▶ **Goal of the exercise**:
Write out the data below exactly, beginning with the first line and ending once the line that has "f16 = (v10, v0, v1)" is written.

[Recorded data]

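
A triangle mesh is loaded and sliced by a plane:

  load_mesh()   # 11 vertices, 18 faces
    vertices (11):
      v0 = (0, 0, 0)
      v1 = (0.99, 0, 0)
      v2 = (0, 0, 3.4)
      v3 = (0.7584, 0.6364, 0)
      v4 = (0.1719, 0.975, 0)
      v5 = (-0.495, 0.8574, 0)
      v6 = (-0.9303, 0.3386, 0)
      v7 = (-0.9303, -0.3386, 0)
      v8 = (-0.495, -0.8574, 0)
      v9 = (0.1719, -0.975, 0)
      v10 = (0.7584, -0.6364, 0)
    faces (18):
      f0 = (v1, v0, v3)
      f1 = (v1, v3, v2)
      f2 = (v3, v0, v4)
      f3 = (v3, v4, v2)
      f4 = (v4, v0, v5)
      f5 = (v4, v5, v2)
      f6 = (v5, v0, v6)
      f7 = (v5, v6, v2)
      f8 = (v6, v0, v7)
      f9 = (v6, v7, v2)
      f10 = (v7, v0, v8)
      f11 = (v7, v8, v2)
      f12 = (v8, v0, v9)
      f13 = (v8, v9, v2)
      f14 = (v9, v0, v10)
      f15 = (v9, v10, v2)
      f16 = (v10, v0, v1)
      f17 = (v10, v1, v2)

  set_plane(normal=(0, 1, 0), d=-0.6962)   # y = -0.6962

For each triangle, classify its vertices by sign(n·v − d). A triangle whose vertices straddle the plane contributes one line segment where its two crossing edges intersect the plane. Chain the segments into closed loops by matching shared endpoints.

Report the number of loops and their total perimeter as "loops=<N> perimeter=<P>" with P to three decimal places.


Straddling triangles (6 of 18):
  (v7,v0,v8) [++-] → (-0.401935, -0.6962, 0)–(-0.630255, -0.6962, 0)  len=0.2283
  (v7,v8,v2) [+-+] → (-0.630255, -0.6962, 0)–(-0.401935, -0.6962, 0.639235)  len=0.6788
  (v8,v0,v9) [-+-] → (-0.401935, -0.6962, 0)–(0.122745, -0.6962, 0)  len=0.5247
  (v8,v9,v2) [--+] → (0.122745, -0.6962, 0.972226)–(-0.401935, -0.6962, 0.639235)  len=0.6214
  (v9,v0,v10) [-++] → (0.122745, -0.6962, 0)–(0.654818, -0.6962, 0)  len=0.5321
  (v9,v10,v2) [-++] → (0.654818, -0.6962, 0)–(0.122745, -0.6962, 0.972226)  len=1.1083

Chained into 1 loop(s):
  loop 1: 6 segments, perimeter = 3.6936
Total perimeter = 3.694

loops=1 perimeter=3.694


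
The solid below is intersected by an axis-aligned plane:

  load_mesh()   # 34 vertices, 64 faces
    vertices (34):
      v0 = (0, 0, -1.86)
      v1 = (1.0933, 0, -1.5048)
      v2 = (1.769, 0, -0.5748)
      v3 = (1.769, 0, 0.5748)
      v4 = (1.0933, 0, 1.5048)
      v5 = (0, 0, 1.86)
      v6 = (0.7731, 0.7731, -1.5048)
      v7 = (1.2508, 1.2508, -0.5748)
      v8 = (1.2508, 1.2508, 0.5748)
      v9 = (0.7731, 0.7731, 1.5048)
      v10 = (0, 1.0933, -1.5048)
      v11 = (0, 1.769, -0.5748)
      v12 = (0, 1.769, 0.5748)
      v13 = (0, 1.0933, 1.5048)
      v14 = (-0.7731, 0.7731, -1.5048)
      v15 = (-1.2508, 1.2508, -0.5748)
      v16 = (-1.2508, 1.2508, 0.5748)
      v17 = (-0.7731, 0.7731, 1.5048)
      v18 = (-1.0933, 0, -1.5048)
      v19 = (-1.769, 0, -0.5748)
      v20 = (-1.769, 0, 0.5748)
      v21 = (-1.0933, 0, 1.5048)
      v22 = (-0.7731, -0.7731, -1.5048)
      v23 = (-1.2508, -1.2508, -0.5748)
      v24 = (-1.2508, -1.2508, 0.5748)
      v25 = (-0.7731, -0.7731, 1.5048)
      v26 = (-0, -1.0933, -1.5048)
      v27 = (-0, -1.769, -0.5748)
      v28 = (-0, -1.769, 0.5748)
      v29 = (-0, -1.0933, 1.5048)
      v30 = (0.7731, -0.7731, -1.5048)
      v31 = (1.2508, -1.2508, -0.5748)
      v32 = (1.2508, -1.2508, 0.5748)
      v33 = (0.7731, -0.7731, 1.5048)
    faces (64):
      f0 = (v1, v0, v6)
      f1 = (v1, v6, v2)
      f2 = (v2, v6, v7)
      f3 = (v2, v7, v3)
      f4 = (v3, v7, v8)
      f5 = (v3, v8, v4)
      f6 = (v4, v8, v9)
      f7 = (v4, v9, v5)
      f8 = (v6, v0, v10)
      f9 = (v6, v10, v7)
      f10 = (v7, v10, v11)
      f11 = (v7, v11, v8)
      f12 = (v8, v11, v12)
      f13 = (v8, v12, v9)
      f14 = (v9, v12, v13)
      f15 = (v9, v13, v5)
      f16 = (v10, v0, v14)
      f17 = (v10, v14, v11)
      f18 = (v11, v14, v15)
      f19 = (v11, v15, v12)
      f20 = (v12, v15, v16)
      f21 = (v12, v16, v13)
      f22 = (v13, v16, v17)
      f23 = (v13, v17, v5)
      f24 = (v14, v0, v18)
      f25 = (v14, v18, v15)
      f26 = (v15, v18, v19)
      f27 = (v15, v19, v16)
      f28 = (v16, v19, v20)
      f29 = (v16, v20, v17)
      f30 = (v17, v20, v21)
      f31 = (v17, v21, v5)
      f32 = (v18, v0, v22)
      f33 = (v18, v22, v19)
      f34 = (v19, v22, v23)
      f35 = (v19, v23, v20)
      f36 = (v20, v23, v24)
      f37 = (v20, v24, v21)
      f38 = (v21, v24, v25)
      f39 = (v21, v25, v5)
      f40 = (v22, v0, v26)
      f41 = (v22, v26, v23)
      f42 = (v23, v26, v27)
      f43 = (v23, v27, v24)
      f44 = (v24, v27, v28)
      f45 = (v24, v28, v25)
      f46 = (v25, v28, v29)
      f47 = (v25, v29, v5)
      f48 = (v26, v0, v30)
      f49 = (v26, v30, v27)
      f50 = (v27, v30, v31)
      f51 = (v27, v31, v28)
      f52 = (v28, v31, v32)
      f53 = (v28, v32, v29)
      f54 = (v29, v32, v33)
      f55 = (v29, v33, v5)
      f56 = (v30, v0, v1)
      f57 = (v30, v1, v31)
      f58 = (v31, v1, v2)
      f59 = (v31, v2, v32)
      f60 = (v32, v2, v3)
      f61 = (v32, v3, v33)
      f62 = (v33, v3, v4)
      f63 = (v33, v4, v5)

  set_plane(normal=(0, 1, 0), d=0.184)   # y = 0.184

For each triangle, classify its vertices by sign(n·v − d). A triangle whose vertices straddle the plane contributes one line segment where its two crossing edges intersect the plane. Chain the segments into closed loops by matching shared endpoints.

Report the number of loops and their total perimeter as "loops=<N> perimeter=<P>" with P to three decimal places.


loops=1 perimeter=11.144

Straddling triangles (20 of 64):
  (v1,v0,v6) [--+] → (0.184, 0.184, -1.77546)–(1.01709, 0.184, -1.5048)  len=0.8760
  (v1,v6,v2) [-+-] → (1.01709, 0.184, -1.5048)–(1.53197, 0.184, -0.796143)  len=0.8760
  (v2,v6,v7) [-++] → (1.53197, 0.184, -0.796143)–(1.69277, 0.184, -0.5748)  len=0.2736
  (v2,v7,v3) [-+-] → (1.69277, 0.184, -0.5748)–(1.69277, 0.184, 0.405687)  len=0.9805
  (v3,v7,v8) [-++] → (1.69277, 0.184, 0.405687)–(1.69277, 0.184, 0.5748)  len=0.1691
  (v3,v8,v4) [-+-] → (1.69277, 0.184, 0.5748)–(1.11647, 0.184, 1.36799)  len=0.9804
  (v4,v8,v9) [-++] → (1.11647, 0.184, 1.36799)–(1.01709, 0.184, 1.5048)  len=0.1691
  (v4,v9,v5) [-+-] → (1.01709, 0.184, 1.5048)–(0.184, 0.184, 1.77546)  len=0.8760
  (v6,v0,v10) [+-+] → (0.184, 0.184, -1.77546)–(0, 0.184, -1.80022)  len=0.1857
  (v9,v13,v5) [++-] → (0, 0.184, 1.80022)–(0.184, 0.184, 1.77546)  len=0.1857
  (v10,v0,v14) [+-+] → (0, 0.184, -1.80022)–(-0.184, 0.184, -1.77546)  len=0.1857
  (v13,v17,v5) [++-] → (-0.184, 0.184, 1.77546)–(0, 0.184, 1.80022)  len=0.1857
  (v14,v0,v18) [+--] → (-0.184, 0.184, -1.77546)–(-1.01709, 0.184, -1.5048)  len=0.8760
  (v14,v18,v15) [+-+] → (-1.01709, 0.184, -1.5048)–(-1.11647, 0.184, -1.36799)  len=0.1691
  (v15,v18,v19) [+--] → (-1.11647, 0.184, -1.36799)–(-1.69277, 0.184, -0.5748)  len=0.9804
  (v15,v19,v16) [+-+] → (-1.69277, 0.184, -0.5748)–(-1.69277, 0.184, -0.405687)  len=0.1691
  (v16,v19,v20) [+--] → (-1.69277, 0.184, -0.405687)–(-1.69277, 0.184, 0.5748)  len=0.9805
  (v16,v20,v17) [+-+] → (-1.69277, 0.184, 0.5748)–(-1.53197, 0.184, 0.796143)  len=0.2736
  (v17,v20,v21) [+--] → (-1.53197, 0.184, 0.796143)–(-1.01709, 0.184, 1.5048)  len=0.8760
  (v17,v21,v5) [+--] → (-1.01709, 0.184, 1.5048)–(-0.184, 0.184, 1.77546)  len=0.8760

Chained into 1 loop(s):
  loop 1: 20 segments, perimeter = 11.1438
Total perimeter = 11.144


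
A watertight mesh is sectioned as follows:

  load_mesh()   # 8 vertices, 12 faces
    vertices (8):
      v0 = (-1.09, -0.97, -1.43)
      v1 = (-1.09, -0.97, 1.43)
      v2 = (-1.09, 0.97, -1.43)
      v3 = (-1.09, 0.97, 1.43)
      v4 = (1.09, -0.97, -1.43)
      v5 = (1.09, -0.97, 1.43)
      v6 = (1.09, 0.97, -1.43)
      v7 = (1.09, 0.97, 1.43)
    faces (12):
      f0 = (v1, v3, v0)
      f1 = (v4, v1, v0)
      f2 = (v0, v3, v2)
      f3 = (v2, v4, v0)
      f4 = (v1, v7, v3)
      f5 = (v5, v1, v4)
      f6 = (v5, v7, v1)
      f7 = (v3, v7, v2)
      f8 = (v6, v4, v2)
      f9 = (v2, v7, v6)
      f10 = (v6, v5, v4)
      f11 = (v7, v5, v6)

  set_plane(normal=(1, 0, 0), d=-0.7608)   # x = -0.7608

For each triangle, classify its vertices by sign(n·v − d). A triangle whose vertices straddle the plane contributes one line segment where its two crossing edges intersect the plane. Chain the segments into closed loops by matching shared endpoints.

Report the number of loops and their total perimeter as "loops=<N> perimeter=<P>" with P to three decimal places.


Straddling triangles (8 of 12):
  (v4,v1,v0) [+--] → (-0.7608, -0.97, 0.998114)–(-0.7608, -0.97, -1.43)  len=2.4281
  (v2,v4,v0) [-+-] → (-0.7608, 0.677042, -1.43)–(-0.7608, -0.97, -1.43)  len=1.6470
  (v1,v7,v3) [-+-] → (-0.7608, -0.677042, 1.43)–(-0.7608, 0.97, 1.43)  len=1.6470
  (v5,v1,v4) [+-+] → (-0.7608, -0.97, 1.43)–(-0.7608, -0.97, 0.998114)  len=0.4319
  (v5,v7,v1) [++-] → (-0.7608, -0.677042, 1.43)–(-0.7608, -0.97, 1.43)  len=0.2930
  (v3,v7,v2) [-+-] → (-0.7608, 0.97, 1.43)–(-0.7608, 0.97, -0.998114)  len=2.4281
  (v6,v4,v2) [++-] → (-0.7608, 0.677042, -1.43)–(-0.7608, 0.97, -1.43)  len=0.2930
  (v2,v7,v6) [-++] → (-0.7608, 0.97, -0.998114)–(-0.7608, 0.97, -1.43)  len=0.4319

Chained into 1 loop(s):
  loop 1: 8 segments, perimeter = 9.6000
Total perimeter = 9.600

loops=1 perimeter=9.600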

▶ **Solution for this exercise**:
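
A triangle mesh is loaded and sliced by a plane:

  load_mesh()   # 11 vertices, 18 faces
    vertices (11):
      v0 = (0, 0, 0)
      v1 = (0.99, 0, 0)
      v2 = (0, 0, 3.4)
      v3 = (0.7584, 0.6364, 0)
      v4 = (0.1719, 0.975, 0)
      v5 = (-0.495, 0.8574, 0)
      v6 = (-0.9303, 0.3386, 0)
      v7 = (-0.9303, -0.3386, 0)
      v8 = (-0.495, -0.8574, 0)
      v9 = (0.1719, -0.975, 0)
      v10 = (0.7584, -0.6364, 0)
    faces (18):
      f0 = (v1, v0, v3)
      f1 = (v1, v3, v2)
      f2 = (v3, v0, v4)
      f3 = (v3, v4, v2)
      f4 = (v4, v0, v5)
      f5 = (v4, v5, v2)
      f6 = (v5, v0, v6)
      f7 = (v5, v6, v2)
      f8 = (v6, v0, v7)
      f9 = (v6, v7, v2)
      f10 = (v7, v0, v8)
      f11 = (v7, v8, v2)
      f12 = (v8, v0, v9)
      f13 = (v8, v9, v2)
      f14 = (v9, v0, v10)
      f15 = (v9, v10, v2)
      f16 = (v10, v0, v1)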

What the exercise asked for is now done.